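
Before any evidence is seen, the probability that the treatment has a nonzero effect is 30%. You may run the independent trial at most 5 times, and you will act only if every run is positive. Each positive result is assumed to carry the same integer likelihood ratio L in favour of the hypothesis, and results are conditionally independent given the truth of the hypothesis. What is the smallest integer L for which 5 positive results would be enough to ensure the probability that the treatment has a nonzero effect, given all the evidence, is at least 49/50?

Prior odds = 0.3/0.7 = 3/7.
Target odds = 0.98/0.02 = 49.
Need L⁵ ≥ 49 ÷ (3/7) = 343/3.
2⁵ = 32 < 343/3 ≤ 243 = 3⁵, so L = 3.

3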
- - - -
▶ [What the task requires]: Would you output every line of the listing exactly?

▶ [Answer to this exercise]:
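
Before any evidence is seen, the probability that the treatment has a nonzero effect is 30%. You may run the independent trial at most 5 times, and you will act only if every run is positive. Each positive result is assumed to carry the same integer likelihood ratio L in favour of the hypothesis, and results are conditionally independent given the truth of the hypothesis. What is the smallest integer L for which 5 positive results would be enough to ensure the probability that the treatment has a nonzero effect, given all the evidence, is at least 49/50?

Prior odds = 0.3/0.7 = 3/7.
Target odds = 0.98/0.02 = 49.
Need L⁵ ≥ 49 ÷ (3/7) = 343/3.
2⁵ = 32 < 343/3 ≤ 243 = 3⁵, so L = 3.

3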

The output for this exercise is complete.